===== Entries provided =====
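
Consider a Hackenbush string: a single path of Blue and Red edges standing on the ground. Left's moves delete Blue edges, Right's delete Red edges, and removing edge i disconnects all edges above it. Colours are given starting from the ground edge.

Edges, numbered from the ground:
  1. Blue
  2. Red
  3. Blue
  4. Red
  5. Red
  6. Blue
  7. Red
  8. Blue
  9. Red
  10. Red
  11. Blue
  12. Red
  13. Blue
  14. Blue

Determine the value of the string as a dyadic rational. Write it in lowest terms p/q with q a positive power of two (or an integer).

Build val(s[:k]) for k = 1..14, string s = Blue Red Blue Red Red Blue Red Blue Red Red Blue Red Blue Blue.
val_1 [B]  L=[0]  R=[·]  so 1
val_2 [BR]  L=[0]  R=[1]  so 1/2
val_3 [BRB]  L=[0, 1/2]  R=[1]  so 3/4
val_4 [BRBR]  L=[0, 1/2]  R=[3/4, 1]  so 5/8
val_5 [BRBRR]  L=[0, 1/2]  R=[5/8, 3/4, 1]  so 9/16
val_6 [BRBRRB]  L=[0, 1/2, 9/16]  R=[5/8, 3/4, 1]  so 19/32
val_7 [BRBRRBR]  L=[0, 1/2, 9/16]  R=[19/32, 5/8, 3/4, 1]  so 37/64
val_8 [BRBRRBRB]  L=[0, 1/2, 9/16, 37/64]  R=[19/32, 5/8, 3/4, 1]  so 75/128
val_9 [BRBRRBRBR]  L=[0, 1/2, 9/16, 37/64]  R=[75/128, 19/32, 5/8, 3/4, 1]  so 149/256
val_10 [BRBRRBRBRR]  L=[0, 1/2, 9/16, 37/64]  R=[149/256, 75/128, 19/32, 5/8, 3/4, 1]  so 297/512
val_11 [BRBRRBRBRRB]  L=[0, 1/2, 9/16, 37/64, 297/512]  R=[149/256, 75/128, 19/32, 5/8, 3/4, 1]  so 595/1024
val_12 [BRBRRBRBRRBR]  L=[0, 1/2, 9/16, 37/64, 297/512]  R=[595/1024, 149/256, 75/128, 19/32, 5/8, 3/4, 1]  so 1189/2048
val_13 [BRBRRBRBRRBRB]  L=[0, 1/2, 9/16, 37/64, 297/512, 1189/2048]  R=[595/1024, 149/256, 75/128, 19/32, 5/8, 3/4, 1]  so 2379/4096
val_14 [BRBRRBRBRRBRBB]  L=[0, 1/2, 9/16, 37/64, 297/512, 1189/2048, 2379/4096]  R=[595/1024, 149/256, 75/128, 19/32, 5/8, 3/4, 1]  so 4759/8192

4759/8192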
=====
===== Entries provided =====
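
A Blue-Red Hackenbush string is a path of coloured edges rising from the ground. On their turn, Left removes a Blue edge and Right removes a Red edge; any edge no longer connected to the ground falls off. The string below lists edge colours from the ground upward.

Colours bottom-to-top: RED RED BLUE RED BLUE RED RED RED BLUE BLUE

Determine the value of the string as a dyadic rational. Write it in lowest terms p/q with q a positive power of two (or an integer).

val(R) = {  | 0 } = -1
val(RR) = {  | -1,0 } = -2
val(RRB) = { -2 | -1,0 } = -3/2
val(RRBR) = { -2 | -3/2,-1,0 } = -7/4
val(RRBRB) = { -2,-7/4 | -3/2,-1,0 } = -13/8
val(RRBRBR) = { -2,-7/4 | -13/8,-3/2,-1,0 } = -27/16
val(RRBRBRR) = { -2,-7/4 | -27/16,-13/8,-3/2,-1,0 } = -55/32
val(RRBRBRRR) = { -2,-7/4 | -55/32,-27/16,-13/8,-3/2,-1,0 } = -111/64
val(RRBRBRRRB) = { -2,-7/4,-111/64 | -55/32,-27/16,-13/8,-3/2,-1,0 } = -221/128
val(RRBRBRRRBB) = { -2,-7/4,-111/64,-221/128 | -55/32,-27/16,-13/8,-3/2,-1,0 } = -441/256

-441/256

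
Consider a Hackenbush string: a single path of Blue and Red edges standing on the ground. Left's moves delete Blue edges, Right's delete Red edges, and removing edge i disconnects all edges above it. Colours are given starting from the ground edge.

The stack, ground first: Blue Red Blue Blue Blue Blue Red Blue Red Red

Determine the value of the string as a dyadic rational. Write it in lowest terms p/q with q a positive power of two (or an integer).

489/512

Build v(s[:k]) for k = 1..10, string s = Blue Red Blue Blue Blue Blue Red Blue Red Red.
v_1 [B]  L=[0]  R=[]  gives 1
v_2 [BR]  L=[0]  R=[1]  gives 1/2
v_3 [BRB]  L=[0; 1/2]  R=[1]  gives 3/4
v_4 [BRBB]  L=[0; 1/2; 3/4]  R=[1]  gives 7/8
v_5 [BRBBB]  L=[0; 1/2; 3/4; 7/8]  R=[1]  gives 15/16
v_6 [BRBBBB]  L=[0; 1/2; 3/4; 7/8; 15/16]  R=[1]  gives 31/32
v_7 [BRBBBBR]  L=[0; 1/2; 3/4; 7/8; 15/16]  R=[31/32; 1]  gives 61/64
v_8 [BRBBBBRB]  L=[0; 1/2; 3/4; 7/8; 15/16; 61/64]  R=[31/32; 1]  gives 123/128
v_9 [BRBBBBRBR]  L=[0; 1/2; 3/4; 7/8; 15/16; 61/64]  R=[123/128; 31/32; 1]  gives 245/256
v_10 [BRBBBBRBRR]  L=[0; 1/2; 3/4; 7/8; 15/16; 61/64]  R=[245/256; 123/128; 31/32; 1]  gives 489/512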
=====
===== Entries provided =====
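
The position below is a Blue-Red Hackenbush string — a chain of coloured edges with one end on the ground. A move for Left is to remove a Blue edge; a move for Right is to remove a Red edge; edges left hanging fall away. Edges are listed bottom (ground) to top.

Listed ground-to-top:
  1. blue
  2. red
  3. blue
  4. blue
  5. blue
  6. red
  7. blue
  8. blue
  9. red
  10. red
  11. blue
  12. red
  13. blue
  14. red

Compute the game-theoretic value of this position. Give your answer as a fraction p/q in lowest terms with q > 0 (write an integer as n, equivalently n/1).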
=====
Required action:
In the entries above, find each line with the word "position" and copy it.

Task result:
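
The position below is a Blue-Red Hackenbush string — a chain of coloured edges with one end on the ground. A move for Left is to remove a Blue edge; a move for Right is to remove a Red edge; edges left hanging fall away. Edges are listed bottom (ground) to top.
Compute the game-theoretic value of this position. Give your answer as a fraction p/q in lowest terms with q > 0 (write an integer as n, equivalently n/1).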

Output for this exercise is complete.